What you have to do
Write out the line with "- mild: Memorial" and each line after it to the end of the material, exactly as they appear and with nothing else.

________________________

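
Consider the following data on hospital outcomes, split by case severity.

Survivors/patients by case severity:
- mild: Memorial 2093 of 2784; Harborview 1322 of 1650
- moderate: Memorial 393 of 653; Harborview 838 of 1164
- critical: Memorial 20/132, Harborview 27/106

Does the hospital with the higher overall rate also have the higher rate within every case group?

Yes

Mild: Memorial 2093/2784 = 75.2%, Harborview 1322/1650 = 80.1% → Harborview
Moderate: Memorial 393/653 = 60.2%, Harborview 838/1164 = 72.0% → Harborview
Critical: Memorial 20/132 = 15.2%, Harborview 27/106 = 25.5% → Harborview
Overall: Memorial 2506/3569 = 70.2%, Harborview 2187/2920 = 74.9% → Harborview
Harborview wins overall and in every case group — no reversal.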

________________________

Exercise solution
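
- mild: Memorial 2093 of 2784; Harborview 1322 of 1650
- moderate: Memorial 393 of 653; Harborview 838 of 1164
- critical: Memorial 20/132, Harborview 27/106

Does the hospital with the higher overall rate also have the higher rate within every case group?

Yes

Mild: Memorial 2093/2784 = 75.2%, Harborview 1322/1650 = 80.1% → Harborview
Moderate: Memorial 393/653 = 60.2%, Harborview 838/1164 = 72.0% → Harborview
Critical: Memorial 20/132 = 15.2%, Harborview 27/106 = 25.5% → Harborview
Overall: Memorial 2506/3569 = 70.2%, Harborview 2187/2920 = 74.9% → Harborview
Harborview wins overall and in every case group — no reversal.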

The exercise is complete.